> Problem details
Could you give the whole listing again, exactly as it reads?
....
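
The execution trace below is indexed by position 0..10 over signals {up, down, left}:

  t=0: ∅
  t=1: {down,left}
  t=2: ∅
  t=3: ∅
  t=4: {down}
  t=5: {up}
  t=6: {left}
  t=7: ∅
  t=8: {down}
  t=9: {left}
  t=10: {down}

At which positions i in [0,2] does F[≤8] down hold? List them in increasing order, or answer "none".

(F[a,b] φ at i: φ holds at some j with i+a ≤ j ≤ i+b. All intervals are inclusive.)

Evaluate at each i in [0,2]:
  i=0: ✓ (witness j=1)
  i=1: ✓ (witness j=1)
  i=2: ✓ (witness j=4)

0, 1, 2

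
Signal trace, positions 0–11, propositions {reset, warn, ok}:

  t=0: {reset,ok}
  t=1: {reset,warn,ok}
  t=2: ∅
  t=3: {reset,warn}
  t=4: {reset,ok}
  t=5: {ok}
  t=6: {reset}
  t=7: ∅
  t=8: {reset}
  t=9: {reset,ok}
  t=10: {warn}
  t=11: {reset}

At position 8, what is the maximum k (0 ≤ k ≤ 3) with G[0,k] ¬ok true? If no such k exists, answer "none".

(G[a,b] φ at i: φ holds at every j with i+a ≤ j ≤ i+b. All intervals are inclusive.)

¬ok must hold from j=8 onward; find where it first fails.
  j=8: holds
  j=9: fails
Holds on [8,8], so largest k = 0.

0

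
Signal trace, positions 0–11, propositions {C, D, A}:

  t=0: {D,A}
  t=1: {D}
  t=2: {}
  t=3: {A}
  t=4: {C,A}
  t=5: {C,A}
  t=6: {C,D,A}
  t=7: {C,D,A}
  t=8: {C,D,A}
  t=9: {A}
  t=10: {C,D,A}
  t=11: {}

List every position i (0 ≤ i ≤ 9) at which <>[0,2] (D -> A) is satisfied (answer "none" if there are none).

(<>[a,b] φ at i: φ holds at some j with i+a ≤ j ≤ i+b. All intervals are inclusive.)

Evaluate at each i in [0,9]:
  i=0: ✓ (witness j=0)
  i=1: ✓ (witness j=2)
  i=2: ✓ (witness j=2)
  i=3: ✓ (witness j=3)
  i=4: ✓ (witness j=4)
  i=5: ✓ (witness j=5)
  i=6: ✓ (witness j=6)
  i=7: ✓ (witness j=7)
  i=8: ✓ (witness j=8)
  i=9: ✓ (witness j=9)

0, 1, 2, 3, 4, 5, 6, 7, 8, 9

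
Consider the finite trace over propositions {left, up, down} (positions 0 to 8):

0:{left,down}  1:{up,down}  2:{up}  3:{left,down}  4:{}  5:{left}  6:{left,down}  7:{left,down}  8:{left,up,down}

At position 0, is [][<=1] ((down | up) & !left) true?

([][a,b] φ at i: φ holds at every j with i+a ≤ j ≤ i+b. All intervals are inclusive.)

No

Check ((down | up) & !left) at every j in [0,1]:
  j=0: false
  j=1: true
Fails at j=0 → formula fails.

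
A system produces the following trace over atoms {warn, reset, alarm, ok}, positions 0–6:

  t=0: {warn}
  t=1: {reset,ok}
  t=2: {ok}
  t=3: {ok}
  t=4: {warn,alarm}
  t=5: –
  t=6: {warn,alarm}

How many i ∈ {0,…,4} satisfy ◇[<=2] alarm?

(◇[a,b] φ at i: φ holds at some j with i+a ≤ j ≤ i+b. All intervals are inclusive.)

3

Evaluate at each i in [0,4]:
  i=0: ✗ (none in [0,2])
  i=1: ✗ (none in [1,3])
  i=2: ✓ (witness j=4)
  i=3: ✓ (witness j=4)
  i=4: ✓ (witness j=4)
Positions where it holds: {2, 3, 4} → 3.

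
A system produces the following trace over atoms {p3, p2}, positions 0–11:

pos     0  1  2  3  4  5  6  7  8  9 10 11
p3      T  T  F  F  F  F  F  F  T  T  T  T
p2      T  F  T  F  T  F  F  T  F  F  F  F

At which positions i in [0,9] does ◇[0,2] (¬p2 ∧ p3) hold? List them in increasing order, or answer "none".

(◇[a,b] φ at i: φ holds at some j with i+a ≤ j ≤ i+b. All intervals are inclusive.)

Evaluate at each i in [0,9]:
  i=0: ✓ (witness j=1)
  i=1: ✓ (witness j=1)
  i=2: ✗ (none in [2,4])
  i=3: ✗ (none in [3,5])
  i=4: ✗ (none in [4,6])
  i=5: ✗ (none in [5,7])
  i=6: ✓ (witness j=8)
  i=7: ✓ (witness j=8)
  i=8: ✓ (witness j=8)
  i=9: ✓ (witness j=9)

0, 1, 6, 7, 8, 9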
....
> Solution for this task
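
The execution trace below is indexed by position 0..10 over signals {up, down, left}:

  t=0: ∅
  t=1: {down,left}
  t=2: ∅
  t=3: ∅
  t=4: {down}
  t=5: {up}
  t=6: {left}
  t=7: ∅
  t=8: {down}
  t=9: {left}
  t=10: {down}

At which positions i in [0,2] does F[≤8] down hold? List them in increasing order, or answer "none".

(F[a,b] φ at i: φ holds at some j with i+a ≤ j ≤ i+b. All intervals are inclusive.)

Evaluate at each i in [0,2]:
  i=0: ✓ (witness j=1)
  i=1: ✓ (witness j=1)
  i=2: ✓ (witness j=4)

0, 1, 2

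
Signal trace, positions 0–11, propositions {reset, warn, ok}:

  t=0: {reset,ok}
  t=1: {reset,warn,ok}
  t=2: ∅
  t=3: {reset,warn}
  t=4: {reset,ok}
  t=5: {ok}
  t=6: {reset}
  t=7: ∅
  t=8: {reset}
  t=9: {reset,ok}
  t=10: {warn}
  t=11: {reset}

At position 8, what is the maximum k (0 ≤ k ≤ 3) with G[0,k] ¬ok true? If no such k exists, answer "none".

(G[a,b] φ at i: φ holds at every j with i+a ≤ j ≤ i+b. All intervals are inclusive.)

¬ok must hold from j=8 onward; find where it first fails.
  j=8: holds
  j=9: fails
Holds on [8,8], so largest k = 0.

0

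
Signal trace, positions 0–11, propositions {C, D, A}:

  t=0: {D,A}
  t=1: {D}
  t=2: {}
  t=3: {A}
  t=4: {C,A}
  t=5: {C,A}
  t=6: {C,D,A}
  t=7: {C,D,A}
  t=8: {C,D,A}
  t=9: {A}
  t=10: {C,D,A}
  t=11: {}

List every position i (0 ≤ i ≤ 9) at which <>[0,2] (D -> A) is satisfied (answer "none" if there are none).

(<>[a,b] φ at i: φ holds at some j with i+a ≤ j ≤ i+b. All intervals are inclusive.)

Evaluate at each i in [0,9]:
  i=0: ✓ (witness j=0)
  i=1: ✓ (witness j=2)
  i=2: ✓ (witness j=2)
  i=3: ✓ (witness j=3)
  i=4: ✓ (witness j=4)
  i=5: ✓ (witness j=5)
  i=6: ✓ (witness j=6)
  i=7: ✓ (witness j=7)
  i=8: ✓ (witness j=8)
  i=9: ✓ (witness j=9)

0, 1, 2, 3, 4, 5, 6, 7, 8, 9

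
Consider the finite trace over propositions {left, up, down} (positions 0 to 8):

0:{left,down}  1:{up,down}  2:{up}  3:{left,down}  4:{}  5:{left}  6:{left,down}  7:{left,down}  8:{left,up,down}

At position 0, is [][<=1] ((down | up) & !left) true?

([][a,b] φ at i: φ holds at every j with i+a ≤ j ≤ i+b. All intervals are inclusive.)

No

Check ((down | up) & !left) at every j in [0,1]:
  j=0: false
  j=1: true
Fails at j=0 → formula fails.

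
A system produces the following trace over atoms {warn, reset, alarm, ok}, positions 0–6:

  t=0: {warn}
  t=1: {reset,ok}
  t=2: {ok}
  t=3: {ok}
  t=4: {warn,alarm}
  t=5: –
  t=6: {warn,alarm}

How many i ∈ {0,…,4} satisfy ◇[<=2] alarm?

(◇[a,b] φ at i: φ holds at some j with i+a ≤ j ≤ i+b. All intervals are inclusive.)

3

Evaluate at each i in [0,4]:
  i=0: ✗ (none in [0,2])
  i=1: ✗ (none in [1,3])
  i=2: ✓ (witness j=4)
  i=3: ✓ (witness j=4)
  i=4: ✓ (witness j=4)
Positions where it holds: {2, 3, 4} → 3.

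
A system produces the following trace over atoms {p3, p2}, positions 0–11:

pos     0  1  2  3  4  5  6  7  8  9 10 11
p3      T  T  F  F  F  F  F  F  T  T  T  T
p2      T  F  T  F  T  F  F  T  F  F  F  F

At which positions i in [0,9] does ◇[0,2] (¬p2 ∧ p3) hold? List them in increasing order, or answer "none".

(◇[a,b] φ at i: φ holds at some j with i+a ≤ j ≤ i+b. All intervals are inclusive.)

Evaluate at each i in [0,9]:
  i=0: ✓ (witness j=1)
  i=1: ✓ (witness j=1)
  i=2: ✗ (none in [2,4])
  i=3: ✗ (none in [3,5])
  i=4: ✗ (none in [4,6])
  i=5: ✗ (none in [5,7])
  i=6: ✓ (witness j=8)
  i=7: ✓ (witness j=8)
  i=8: ✓ (witness j=8)
  i=9: ✓ (witness j=9)

0, 1, 6, 7, 8, 9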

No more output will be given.